● What this task involves
Look below for the line that contains "2. replace(6, 'f')", then copy it and each following line exactly, through and including the line that contains "6. swap(2, 7)".

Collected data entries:
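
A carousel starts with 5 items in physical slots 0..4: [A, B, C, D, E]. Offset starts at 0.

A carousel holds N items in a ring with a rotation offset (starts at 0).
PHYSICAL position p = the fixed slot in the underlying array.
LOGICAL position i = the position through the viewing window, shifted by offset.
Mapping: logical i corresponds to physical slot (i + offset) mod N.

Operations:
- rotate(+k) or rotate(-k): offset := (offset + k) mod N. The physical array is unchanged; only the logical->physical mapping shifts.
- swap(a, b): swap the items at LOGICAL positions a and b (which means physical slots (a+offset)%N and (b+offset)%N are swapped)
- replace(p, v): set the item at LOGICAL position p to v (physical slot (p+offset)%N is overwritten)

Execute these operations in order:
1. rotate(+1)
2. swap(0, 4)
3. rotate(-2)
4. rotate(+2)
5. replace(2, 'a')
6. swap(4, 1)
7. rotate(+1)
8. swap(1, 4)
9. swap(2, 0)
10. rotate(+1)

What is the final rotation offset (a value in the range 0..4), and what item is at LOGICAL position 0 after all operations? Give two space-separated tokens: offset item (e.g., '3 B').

Answer: 3 A

Derivation:
After op 1 (rotate(+1)): offset=1, physical=[A,B,C,D,E], logical=[B,C,D,E,A]
After op 2 (swap(0, 4)): offset=1, physical=[B,A,C,D,E], logical=[A,C,D,E,B]
After op 3 (rotate(-2)): offset=4, physical=[B,A,C,D,E], logical=[E,B,A,C,D]
After op 4 (rotate(+2)): offset=1, physical=[B,A,C,D,E], logical=[A,C,D,E,B]
After op 5 (replace(2, 'a')): offset=1, physical=[B,A,C,a,E], logical=[A,C,a,E,B]
After op 6 (swap(4, 1)): offset=1, physical=[C,A,B,a,E], logical=[A,B,a,E,C]
After op 7 (rotate(+1)): offset=2, physical=[C,A,B,a,E], logical=[B,a,E,C,A]
After op 8 (swap(1, 4)): offset=2, physical=[C,a,B,A,E], logical=[B,A,E,C,a]
After op 9 (swap(2, 0)): offset=2, physical=[C,a,E,A,B], logical=[E,A,B,C,a]
After op 10 (rotate(+1)): offset=3, physical=[C,a,E,A,B], logical=[A,B,C,a,E]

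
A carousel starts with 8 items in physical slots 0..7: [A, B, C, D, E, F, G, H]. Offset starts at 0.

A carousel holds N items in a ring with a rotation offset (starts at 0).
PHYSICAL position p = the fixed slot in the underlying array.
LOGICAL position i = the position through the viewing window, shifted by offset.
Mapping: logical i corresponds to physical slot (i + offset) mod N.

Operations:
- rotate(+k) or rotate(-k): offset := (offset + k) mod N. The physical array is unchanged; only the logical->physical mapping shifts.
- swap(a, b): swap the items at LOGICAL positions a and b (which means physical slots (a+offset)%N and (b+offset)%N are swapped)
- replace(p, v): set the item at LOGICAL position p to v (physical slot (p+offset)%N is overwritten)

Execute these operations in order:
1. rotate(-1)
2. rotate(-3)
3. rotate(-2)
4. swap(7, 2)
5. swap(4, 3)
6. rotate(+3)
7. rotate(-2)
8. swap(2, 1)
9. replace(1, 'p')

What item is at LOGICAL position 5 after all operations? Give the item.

After op 1 (rotate(-1)): offset=7, physical=[A,B,C,D,E,F,G,H], logical=[H,A,B,C,D,E,F,G]
After op 2 (rotate(-3)): offset=4, physical=[A,B,C,D,E,F,G,H], logical=[E,F,G,H,A,B,C,D]
After op 3 (rotate(-2)): offset=2, physical=[A,B,C,D,E,F,G,H], logical=[C,D,E,F,G,H,A,B]
After op 4 (swap(7, 2)): offset=2, physical=[A,E,C,D,B,F,G,H], logical=[C,D,B,F,G,H,A,E]
After op 5 (swap(4, 3)): offset=2, physical=[A,E,C,D,B,G,F,H], logical=[C,D,B,G,F,H,A,E]
After op 6 (rotate(+3)): offset=5, physical=[A,E,C,D,B,G,F,H], logical=[G,F,H,A,E,C,D,B]
After op 7 (rotate(-2)): offset=3, physical=[A,E,C,D,B,G,F,H], logical=[D,B,G,F,H,A,E,C]
After op 8 (swap(2, 1)): offset=3, physical=[A,E,C,D,G,B,F,H], logical=[D,G,B,F,H,A,E,C]
After op 9 (replace(1, 'p')): offset=3, physical=[A,E,C,D,p,B,F,H], logical=[D,p,B,F,H,A,E,C]

Answer: A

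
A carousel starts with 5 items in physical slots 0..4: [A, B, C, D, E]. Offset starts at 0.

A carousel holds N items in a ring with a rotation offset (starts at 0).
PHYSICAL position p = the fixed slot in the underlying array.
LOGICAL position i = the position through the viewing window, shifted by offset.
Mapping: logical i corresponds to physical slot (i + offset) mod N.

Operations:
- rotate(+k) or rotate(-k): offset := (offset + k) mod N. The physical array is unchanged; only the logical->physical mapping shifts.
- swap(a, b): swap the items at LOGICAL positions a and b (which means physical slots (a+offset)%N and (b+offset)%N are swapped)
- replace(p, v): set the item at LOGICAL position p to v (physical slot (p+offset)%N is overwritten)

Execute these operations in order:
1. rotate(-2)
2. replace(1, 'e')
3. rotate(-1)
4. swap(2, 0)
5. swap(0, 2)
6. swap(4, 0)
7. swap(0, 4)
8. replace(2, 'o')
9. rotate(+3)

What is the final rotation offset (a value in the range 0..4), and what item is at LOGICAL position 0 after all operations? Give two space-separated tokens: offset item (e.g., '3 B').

After op 1 (rotate(-2)): offset=3, physical=[A,B,C,D,E], logical=[D,E,A,B,C]
After op 2 (replace(1, 'e')): offset=3, physical=[A,B,C,D,e], logical=[D,e,A,B,C]
After op 3 (rotate(-1)): offset=2, physical=[A,B,C,D,e], logical=[C,D,e,A,B]
After op 4 (swap(2, 0)): offset=2, physical=[A,B,e,D,C], logical=[e,D,C,A,B]
After op 5 (swap(0, 2)): offset=2, physical=[A,B,C,D,e], logical=[C,D,e,A,B]
After op 6 (swap(4, 0)): offset=2, physical=[A,C,B,D,e], logical=[B,D,e,A,C]
After op 7 (swap(0, 4)): offset=2, physical=[A,B,C,D,e], logical=[C,D,e,A,B]
After op 8 (replace(2, 'o')): offset=2, physical=[A,B,C,D,o], logical=[C,D,o,A,B]
After op 9 (rotate(+3)): offset=0, physical=[A,B,C,D,o], logical=[A,B,C,D,o]

Answer: 0 A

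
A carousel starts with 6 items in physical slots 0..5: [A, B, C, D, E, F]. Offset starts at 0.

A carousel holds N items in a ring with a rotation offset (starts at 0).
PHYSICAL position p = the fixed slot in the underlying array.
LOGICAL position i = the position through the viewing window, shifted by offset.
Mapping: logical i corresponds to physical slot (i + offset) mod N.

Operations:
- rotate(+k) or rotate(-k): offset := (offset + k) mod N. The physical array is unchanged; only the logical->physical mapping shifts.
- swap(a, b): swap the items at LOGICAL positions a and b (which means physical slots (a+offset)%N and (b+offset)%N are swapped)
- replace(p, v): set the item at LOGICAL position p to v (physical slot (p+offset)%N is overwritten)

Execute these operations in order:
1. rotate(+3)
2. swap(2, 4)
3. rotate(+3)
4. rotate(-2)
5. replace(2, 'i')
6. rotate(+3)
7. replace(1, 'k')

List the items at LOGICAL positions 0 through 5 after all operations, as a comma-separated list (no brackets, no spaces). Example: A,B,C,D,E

Answer: F,k,D,E,B,i

Derivation:
After op 1 (rotate(+3)): offset=3, physical=[A,B,C,D,E,F], logical=[D,E,F,A,B,C]
After op 2 (swap(2, 4)): offset=3, physical=[A,F,C,D,E,B], logical=[D,E,B,A,F,C]
After op 3 (rotate(+3)): offset=0, physical=[A,F,C,D,E,B], logical=[A,F,C,D,E,B]
After op 4 (rotate(-2)): offset=4, physical=[A,F,C,D,E,B], logical=[E,B,A,F,C,D]
After op 5 (replace(2, 'i')): offset=4, physical=[i,F,C,D,E,B], logical=[E,B,i,F,C,D]
After op 6 (rotate(+3)): offset=1, physical=[i,F,C,D,E,B], logical=[F,C,D,E,B,i]
After op 7 (replace(1, 'k')): offset=1, physical=[i,F,k,D,E,B], logical=[F,k,D,E,B,i]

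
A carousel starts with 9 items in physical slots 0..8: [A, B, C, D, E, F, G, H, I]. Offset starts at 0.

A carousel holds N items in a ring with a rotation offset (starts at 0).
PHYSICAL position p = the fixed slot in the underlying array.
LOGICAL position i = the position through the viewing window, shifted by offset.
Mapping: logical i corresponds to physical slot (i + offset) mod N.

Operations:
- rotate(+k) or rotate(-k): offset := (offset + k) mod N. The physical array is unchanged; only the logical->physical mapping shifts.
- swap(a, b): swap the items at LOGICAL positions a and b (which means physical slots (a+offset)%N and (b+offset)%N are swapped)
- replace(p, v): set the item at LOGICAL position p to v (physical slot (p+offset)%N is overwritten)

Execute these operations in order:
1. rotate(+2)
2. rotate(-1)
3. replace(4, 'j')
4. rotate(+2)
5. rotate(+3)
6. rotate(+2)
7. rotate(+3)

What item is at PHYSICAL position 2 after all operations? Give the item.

Answer: C

Derivation:
After op 1 (rotate(+2)): offset=2, physical=[A,B,C,D,E,F,G,H,I], logical=[C,D,E,F,G,H,I,A,B]
After op 2 (rotate(-1)): offset=1, physical=[A,B,C,D,E,F,G,H,I], logical=[B,C,D,E,F,G,H,I,A]
After op 3 (replace(4, 'j')): offset=1, physical=[A,B,C,D,E,j,G,H,I], logical=[B,C,D,E,j,G,H,I,A]
After op 4 (rotate(+2)): offset=3, physical=[A,B,C,D,E,j,G,H,I], logical=[D,E,j,G,H,I,A,B,C]
After op 5 (rotate(+3)): offset=6, physical=[A,B,C,D,E,j,G,H,I], logical=[G,H,I,A,B,C,D,E,j]
After op 6 (rotate(+2)): offset=8, physical=[A,B,C,D,E,j,G,H,I], logical=[I,A,B,C,D,E,j,G,H]
After op 7 (rotate(+3)): offset=2, physical=[A,B,C,D,E,j,G,H,I], logical=[C,D,E,j,G,H,I,A,B]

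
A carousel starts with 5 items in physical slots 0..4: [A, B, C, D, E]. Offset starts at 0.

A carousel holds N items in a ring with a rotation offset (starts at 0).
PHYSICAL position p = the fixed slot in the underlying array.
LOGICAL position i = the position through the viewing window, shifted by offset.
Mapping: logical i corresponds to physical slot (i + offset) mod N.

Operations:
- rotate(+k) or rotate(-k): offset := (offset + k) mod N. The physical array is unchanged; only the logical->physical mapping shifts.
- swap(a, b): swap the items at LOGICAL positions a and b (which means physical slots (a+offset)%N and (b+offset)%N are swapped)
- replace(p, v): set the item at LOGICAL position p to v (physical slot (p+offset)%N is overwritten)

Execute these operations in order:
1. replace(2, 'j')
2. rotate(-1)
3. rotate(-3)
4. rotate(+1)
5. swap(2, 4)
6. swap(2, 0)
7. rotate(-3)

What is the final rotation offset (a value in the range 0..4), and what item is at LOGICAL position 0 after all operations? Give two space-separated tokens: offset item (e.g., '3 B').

Answer: 4 j

Derivation:
After op 1 (replace(2, 'j')): offset=0, physical=[A,B,j,D,E], logical=[A,B,j,D,E]
After op 2 (rotate(-1)): offset=4, physical=[A,B,j,D,E], logical=[E,A,B,j,D]
After op 3 (rotate(-3)): offset=1, physical=[A,B,j,D,E], logical=[B,j,D,E,A]
After op 4 (rotate(+1)): offset=2, physical=[A,B,j,D,E], logical=[j,D,E,A,B]
After op 5 (swap(2, 4)): offset=2, physical=[A,E,j,D,B], logical=[j,D,B,A,E]
After op 6 (swap(2, 0)): offset=2, physical=[A,E,B,D,j], logical=[B,D,j,A,E]
After op 7 (rotate(-3)): offset=4, physical=[A,E,B,D,j], logical=[j,A,E,B,D]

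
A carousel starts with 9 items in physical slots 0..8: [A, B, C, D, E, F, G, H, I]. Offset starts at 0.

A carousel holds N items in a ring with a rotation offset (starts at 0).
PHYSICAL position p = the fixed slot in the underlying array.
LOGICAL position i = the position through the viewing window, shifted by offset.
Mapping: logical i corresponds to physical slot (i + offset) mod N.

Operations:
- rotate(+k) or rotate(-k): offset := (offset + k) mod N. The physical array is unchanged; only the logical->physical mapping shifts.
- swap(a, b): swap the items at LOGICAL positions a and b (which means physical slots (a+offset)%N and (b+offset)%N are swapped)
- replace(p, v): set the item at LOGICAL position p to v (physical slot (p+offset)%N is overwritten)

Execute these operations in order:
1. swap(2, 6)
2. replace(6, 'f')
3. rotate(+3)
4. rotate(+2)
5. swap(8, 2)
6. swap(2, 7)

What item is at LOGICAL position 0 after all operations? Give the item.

Answer: F

Derivation:
After op 1 (swap(2, 6)): offset=0, physical=[A,B,G,D,E,F,C,H,I], logical=[A,B,G,D,E,F,C,H,I]
After op 2 (replace(6, 'f')): offset=0, physical=[A,B,G,D,E,F,f,H,I], logical=[A,B,G,D,E,F,f,H,I]
After op 3 (rotate(+3)): offset=3, physical=[A,B,G,D,E,F,f,H,I], logical=[D,E,F,f,H,I,A,B,G]
After op 4 (rotate(+2)): offset=5, physical=[A,B,G,D,E,F,f,H,I], logical=[F,f,H,I,A,B,G,D,E]
After op 5 (swap(8, 2)): offset=5, physical=[A,B,G,D,H,F,f,E,I], logical=[F,f,E,I,A,B,G,D,H]
After op 6 (swap(2, 7)): offset=5, physical=[A,B,G,E,H,F,f,D,I], logical=[F,f,D,I,A,B,G,E,H]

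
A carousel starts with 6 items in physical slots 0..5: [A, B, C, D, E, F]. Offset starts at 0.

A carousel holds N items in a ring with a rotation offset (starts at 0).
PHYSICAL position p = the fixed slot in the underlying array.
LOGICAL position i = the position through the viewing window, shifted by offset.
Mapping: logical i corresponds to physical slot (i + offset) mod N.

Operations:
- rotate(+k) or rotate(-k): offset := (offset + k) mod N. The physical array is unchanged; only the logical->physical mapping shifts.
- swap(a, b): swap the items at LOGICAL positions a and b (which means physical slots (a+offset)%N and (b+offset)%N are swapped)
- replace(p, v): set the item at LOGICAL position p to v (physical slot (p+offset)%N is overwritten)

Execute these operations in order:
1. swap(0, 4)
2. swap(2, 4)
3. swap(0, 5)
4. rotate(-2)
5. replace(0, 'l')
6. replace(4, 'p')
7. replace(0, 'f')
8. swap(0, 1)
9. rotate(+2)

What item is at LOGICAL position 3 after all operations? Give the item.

After op 1 (swap(0, 4)): offset=0, physical=[E,B,C,D,A,F], logical=[E,B,C,D,A,F]
After op 2 (swap(2, 4)): offset=0, physical=[E,B,A,D,C,F], logical=[E,B,A,D,C,F]
After op 3 (swap(0, 5)): offset=0, physical=[F,B,A,D,C,E], logical=[F,B,A,D,C,E]
After op 4 (rotate(-2)): offset=4, physical=[F,B,A,D,C,E], logical=[C,E,F,B,A,D]
After op 5 (replace(0, 'l')): offset=4, physical=[F,B,A,D,l,E], logical=[l,E,F,B,A,D]
After op 6 (replace(4, 'p')): offset=4, physical=[F,B,p,D,l,E], logical=[l,E,F,B,p,D]
After op 7 (replace(0, 'f')): offset=4, physical=[F,B,p,D,f,E], logical=[f,E,F,B,p,D]
After op 8 (swap(0, 1)): offset=4, physical=[F,B,p,D,E,f], logical=[E,f,F,B,p,D]
After op 9 (rotate(+2)): offset=0, physical=[F,B,p,D,E,f], logical=[F,B,p,D,E,f]

Answer: D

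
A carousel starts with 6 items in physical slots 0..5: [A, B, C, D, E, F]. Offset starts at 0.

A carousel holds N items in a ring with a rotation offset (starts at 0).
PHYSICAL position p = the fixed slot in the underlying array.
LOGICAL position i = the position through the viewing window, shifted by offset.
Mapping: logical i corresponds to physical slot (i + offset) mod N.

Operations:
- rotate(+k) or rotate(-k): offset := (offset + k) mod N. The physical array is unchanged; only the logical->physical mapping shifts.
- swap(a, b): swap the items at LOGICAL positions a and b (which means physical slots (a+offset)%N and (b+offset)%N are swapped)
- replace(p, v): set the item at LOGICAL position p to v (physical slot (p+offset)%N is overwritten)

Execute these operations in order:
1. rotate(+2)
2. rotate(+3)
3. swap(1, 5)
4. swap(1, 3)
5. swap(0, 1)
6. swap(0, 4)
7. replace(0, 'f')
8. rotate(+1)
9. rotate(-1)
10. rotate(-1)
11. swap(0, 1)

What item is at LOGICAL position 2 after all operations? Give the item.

Answer: F

Derivation:
After op 1 (rotate(+2)): offset=2, physical=[A,B,C,D,E,F], logical=[C,D,E,F,A,B]
After op 2 (rotate(+3)): offset=5, physical=[A,B,C,D,E,F], logical=[F,A,B,C,D,E]
After op 3 (swap(1, 5)): offset=5, physical=[E,B,C,D,A,F], logical=[F,E,B,C,D,A]
After op 4 (swap(1, 3)): offset=5, physical=[C,B,E,D,A,F], logical=[F,C,B,E,D,A]
After op 5 (swap(0, 1)): offset=5, physical=[F,B,E,D,A,C], logical=[C,F,B,E,D,A]
After op 6 (swap(0, 4)): offset=5, physical=[F,B,E,C,A,D], logical=[D,F,B,E,C,A]
After op 7 (replace(0, 'f')): offset=5, physical=[F,B,E,C,A,f], logical=[f,F,B,E,C,A]
After op 8 (rotate(+1)): offset=0, physical=[F,B,E,C,A,f], logical=[F,B,E,C,A,f]
After op 9 (rotate(-1)): offset=5, physical=[F,B,E,C,A,f], logical=[f,F,B,E,C,A]
After op 10 (rotate(-1)): offset=4, physical=[F,B,E,C,A,f], logical=[A,f,F,B,E,C]
After op 11 (swap(0, 1)): offset=4, physical=[F,B,E,C,f,A], logical=[f,A,F,B,E,C]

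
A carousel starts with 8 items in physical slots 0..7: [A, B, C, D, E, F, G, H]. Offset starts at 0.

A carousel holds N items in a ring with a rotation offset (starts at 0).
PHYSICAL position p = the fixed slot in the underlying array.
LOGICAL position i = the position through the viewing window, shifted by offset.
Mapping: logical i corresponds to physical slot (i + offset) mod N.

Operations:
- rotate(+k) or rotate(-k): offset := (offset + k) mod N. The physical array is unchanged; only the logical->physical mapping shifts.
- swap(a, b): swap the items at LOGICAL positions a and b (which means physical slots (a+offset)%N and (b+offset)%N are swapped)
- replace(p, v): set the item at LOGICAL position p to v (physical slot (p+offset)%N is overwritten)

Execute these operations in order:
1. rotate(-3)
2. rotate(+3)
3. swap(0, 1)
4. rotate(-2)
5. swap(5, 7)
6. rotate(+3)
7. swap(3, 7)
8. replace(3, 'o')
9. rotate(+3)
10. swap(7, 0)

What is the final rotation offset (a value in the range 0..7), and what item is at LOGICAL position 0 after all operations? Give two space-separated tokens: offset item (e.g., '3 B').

Answer: 4 F

Derivation:
After op 1 (rotate(-3)): offset=5, physical=[A,B,C,D,E,F,G,H], logical=[F,G,H,A,B,C,D,E]
After op 2 (rotate(+3)): offset=0, physical=[A,B,C,D,E,F,G,H], logical=[A,B,C,D,E,F,G,H]
After op 3 (swap(0, 1)): offset=0, physical=[B,A,C,D,E,F,G,H], logical=[B,A,C,D,E,F,G,H]
After op 4 (rotate(-2)): offset=6, physical=[B,A,C,D,E,F,G,H], logical=[G,H,B,A,C,D,E,F]
After op 5 (swap(5, 7)): offset=6, physical=[B,A,C,F,E,D,G,H], logical=[G,H,B,A,C,F,E,D]
After op 6 (rotate(+3)): offset=1, physical=[B,A,C,F,E,D,G,H], logical=[A,C,F,E,D,G,H,B]
After op 7 (swap(3, 7)): offset=1, physical=[E,A,C,F,B,D,G,H], logical=[A,C,F,B,D,G,H,E]
After op 8 (replace(3, 'o')): offset=1, physical=[E,A,C,F,o,D,G,H], logical=[A,C,F,o,D,G,H,E]
After op 9 (rotate(+3)): offset=4, physical=[E,A,C,F,o,D,G,H], logical=[o,D,G,H,E,A,C,F]
After op 10 (swap(7, 0)): offset=4, physical=[E,A,C,o,F,D,G,H], logical=[F,D,G,H,E,A,C,o]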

● Your solution
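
2. replace(6, 'f')
3. rotate(+3)
4. rotate(+2)
5. swap(8, 2)
6. swap(2, 7)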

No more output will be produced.